_About this exercise_: Your task is to give the number of lines below that contain "sqrt". Give no other text.

....................

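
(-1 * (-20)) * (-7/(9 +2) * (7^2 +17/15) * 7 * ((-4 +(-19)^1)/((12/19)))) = 16102576/99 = 162652.28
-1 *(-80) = 80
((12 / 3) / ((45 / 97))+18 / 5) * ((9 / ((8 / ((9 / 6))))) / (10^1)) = 33 / 16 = 2.06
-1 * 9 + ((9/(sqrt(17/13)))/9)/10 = -9 + sqrt(221)/170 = -8.91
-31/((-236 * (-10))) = -31/2360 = -0.01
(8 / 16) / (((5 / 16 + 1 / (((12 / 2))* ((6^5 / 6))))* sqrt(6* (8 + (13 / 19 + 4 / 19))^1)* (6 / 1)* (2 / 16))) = 0.29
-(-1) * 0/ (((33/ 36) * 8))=0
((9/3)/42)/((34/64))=16/119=0.13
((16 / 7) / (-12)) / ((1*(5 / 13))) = -52 / 105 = -0.50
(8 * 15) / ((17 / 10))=1200 / 17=70.59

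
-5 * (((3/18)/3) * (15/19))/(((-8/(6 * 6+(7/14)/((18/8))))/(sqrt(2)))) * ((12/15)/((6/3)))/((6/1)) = 815 * sqrt(2)/12312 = 0.09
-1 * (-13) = 13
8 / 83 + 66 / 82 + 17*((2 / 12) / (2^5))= 646715 / 653376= 0.99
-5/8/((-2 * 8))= 5/128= 0.04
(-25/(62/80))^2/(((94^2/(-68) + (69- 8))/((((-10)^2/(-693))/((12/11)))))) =106250000/53217297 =2.00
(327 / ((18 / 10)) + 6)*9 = 1689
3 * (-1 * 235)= -705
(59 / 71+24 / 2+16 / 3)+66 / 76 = 154051 / 8094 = 19.03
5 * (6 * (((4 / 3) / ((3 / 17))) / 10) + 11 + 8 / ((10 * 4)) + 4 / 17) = 4072 / 51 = 79.84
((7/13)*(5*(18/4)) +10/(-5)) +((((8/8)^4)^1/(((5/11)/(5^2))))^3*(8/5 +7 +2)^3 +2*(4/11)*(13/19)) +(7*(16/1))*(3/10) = 5383880349057/27170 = 198155331.21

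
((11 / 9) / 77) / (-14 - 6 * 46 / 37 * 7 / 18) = -37 / 39396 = -0.00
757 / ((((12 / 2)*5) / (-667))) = -504919 / 30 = -16830.63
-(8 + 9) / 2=-8.50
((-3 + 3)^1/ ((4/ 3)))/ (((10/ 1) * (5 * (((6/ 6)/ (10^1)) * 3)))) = 0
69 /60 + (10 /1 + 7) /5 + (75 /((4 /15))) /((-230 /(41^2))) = -1886939 /920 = -2051.02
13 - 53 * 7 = -358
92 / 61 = 1.51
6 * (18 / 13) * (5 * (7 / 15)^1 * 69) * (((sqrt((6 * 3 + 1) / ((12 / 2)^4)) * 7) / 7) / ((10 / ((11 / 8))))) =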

....................

_Written answer_: 4